## WORK TO COMPLETE:
Please copy out every line in the entries that includes the word "entities".

## Stored data entries:
***

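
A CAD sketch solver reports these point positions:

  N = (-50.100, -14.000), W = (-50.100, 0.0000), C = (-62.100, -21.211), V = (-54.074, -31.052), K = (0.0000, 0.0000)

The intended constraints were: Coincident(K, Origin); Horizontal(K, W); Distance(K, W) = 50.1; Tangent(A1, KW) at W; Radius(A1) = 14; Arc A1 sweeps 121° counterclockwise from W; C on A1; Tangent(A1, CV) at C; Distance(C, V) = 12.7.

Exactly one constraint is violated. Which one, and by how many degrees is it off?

Tangent(A1, CV) at C — off by 8.20°.

K = (0.00, 0.00) ✓; K.y = 0.00, W.y = 0.00 ✓; |KW| = 50.10 ✓; ∠(NW, WK) = 90.00° ✓; |NW| = 14.00 ✓; bearing(N→C) − bearing(N→W) = 121.0° ✓; |NC| = 14.00 ✓; ∠(NC, CV) = 81.80° ✗; |CV| = 12.70 ✓.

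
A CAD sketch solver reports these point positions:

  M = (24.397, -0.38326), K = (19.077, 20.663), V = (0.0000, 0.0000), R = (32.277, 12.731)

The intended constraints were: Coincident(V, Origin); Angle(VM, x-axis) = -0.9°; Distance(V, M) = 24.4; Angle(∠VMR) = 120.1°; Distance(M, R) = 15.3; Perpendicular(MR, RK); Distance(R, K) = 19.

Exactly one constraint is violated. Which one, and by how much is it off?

Distance(R, K) = 19 — off by 3.60.

V = (0.00, 0.00) ✓; VM at -0.9000° ✓; |VM| = 24.40 ✓; ∠VMR = 120.1° ✓; |MR| = 15.30 ✓; ∠(MR, RK) = 90.00° ✓; |RK| = 15.40 ✗.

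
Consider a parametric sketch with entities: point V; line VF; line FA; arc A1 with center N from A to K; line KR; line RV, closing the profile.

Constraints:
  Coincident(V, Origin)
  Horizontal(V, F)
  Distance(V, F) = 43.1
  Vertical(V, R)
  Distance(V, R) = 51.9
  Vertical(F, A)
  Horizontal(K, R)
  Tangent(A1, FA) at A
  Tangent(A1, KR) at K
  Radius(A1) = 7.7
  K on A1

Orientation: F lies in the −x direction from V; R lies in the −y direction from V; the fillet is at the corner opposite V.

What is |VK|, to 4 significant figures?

62.82

V is at the origin; VF is horizontal with |VF| = 43.1 and F on the −x side, so F = (-43.10, 0.000). V and R share the same x with |VR| = 51.9 and R on the −y side, so R = (0.000, -51.90). The virtual corner opposite V is at (-43.10, -51.90). Since A1 is tangent to FA there, NA ⟂ FA and A1 meets KR tangentially, so NK is at right angles to KR, with radius 7.7, so the center N sits 7.7 in from both sides at N = (-35.40, -44.20). That places the tangent points at A = (-43.10, -44.20) on FA and K = (-35.40, -51.90) on KR. Then |VK| = |K − V| = 62.82.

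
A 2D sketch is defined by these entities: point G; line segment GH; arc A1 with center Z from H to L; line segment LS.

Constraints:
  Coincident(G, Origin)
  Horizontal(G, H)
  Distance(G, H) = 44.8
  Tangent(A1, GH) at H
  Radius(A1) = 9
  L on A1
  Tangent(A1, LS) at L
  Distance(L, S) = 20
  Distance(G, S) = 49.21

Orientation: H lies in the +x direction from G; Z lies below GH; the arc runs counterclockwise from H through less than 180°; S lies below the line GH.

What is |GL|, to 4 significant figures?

37.37

Checks: |ZL| = 9.000 ✓; ∠(ZL, LS) = 90.00° ✓; |LS| = 20.00 ✓; |GS| = 49.21 ✓.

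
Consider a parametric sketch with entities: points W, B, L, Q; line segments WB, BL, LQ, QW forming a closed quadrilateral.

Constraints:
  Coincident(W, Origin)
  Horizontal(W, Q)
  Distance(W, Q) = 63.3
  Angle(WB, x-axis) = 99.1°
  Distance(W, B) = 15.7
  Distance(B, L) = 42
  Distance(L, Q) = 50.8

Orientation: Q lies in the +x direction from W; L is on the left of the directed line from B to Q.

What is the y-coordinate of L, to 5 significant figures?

39.822

W is at the origin; WQ is horizontal with |WQ| = 63.3 and Q in +x, so Q = (63.3, 0). WB runs at 99.1° with |WB| = 15.7, so B = (-2.4831, 15.502). L is determined by |BL| = 42.0 and |LQ| = 50.8 together: it lies at the intersection of circle(B, 42.0) and circle(Q, 50.8). With |BQ| = 67.585, the foot of the radical line on BQ is 27.751 from B and the perpendicular offset is √(42.0² − 27.751²) = 31.526. Taking the left-of-BQ solution: L = (31.759, 39.822).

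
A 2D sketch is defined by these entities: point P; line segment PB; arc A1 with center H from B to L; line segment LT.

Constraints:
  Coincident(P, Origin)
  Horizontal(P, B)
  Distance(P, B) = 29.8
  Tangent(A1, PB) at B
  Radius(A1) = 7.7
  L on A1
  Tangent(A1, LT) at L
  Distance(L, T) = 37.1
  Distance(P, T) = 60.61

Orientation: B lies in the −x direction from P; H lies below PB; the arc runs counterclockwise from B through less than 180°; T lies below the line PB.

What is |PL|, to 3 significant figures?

38.0

P is at the origin; P and B share the same y with |PB| = 29.8 and B on the −x side, so B = (-29.8, 0.00). Tangency of A1 to PB means the radius HB is perpendicular to PB, so H = B + (0, -7.7) = (-29.8, -7.70). Since HL ⟂ LT (tangency), |HT| = √(7.7² + 37.1²) = 37.9 regardless of where L sits on A1. So T lies on both circle(P, 60.61) and circle(H, 37.9); the below-PB intersection is T = (-42.2, -43.5). L is the foot of the tangent from T: L = (-37.4, -6.71).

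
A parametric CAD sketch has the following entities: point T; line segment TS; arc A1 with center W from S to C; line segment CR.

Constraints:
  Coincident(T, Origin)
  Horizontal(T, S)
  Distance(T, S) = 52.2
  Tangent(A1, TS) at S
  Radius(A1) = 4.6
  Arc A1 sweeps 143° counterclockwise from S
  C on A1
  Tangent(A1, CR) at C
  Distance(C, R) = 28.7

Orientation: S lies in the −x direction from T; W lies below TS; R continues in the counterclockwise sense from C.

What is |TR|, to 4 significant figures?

40.98

T is at the origin; T and S share the same y with |TS| = 52.2 and S on the −x side, so S = (-52.20, 0.000). A1 meets TS tangentially, so WS is at right angles to TS, so W = S + (0, -4.6) = (-52.20, -4.600). On A1, S sits at bearing 90° from W; a 143° counterclockwise sweep puts C at bearing 233°, so C = W + 4.6·(cos 233°, sin 233°) = (-54.97, -8.274). A1 meets CR tangentially, so WC is at right angles to CR, so CR runs along (−sin 233°, cos 233°); with |CR| = 28.7, R = (-32.05, -25.55). Then |TR| = |R − T| = 40.98.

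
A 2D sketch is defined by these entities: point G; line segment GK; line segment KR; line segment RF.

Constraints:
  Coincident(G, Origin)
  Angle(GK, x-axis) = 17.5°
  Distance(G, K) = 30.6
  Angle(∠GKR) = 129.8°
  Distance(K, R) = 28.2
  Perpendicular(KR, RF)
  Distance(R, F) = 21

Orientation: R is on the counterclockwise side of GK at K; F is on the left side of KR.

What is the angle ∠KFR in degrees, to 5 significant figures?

53.326°

∠GKR = 129.8°, so KR runs at 17.5° + (180° − 129.8°) = 67.700° from the x-axis; with |KR| = 28.2, R = K + 28.2·(cos 67.700°, sin 67.700°) = (39.884, 35.293). The perpendicularity gives RF at right angles to KR; with |RF| = 21.0 on the left of KR, F = R + 21.0·(-0.92521, 0.37946) = (20.455, 43.261). Then cos ∠KFR = FK·FR / (|FK||FR|), giving 53.326°.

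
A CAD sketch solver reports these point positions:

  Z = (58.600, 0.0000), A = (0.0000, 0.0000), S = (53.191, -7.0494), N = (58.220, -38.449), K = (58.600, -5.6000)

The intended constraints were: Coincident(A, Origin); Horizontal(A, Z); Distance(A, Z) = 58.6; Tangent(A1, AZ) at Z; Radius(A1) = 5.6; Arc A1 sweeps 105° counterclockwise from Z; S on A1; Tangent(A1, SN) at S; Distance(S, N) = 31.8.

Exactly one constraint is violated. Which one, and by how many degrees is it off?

Tangent(A1, SN) at S — off by 5.90°.

A = (0.00, 0.00) ✓; A.y = 0.00, Z.y = 0.00 ✓; |AZ| = 58.60 ✓; ∠(KZ, ZA) = 90.00° ✓; |KZ| = 5.600 ✓; bearing(K→S) − bearing(K→Z) = 105.0° ✓; |KS| = 5.600 ✓; ∠(KS, SN) = 95.90° ✗; |SN| = 31.80 ✓.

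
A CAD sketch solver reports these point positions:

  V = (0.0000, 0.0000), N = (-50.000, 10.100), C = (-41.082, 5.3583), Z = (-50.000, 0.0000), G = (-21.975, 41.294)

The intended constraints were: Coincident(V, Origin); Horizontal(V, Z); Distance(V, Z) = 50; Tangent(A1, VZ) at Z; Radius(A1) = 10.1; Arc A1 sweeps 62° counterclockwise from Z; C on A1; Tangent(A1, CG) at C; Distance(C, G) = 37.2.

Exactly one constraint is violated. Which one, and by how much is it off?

Distance(C, G) = 37.2 — off by 3.50.

V = (0.00, 0.00) ✓; V.y = 0.00, Z.y = 0.00 ✓; |VZ| = 50.00 ✓; ∠(NZ, ZV) = 90.00° ✓; |NZ| = 10.10 ✓; bearing(N→C) − bearing(N→Z) = 62.00° ✓; |NC| = 10.10 ✓; ∠(NC, CG) = 90.00° ✓; |CG| = 40.70 ✗.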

***

## RESPONSE FOR THIS EXERCISE:
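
Consider a parametric sketch with entities: point V; line VF; line FA; arc A1 with center N from A to K; line KR; line RV, closing the profile.
A 2D sketch is defined by these entities: point G; line segment GH; arc A1 with center Z from H to L; line segment LS.
Consider a parametric sketch with entities: points W, B, L, Q; line segments WB, BL, LQ, QW forming a closed quadrilateral.
A 2D sketch is defined by these entities: point P; line segment PB; arc A1 with center H from B to L; line segment LT.
A parametric CAD sketch has the following entities: point T; line segment TS; arc A1 with center W from S to C; line segment CR.
A 2D sketch is defined by these entities: point G; line segment GK; line segment KR; line segment RF.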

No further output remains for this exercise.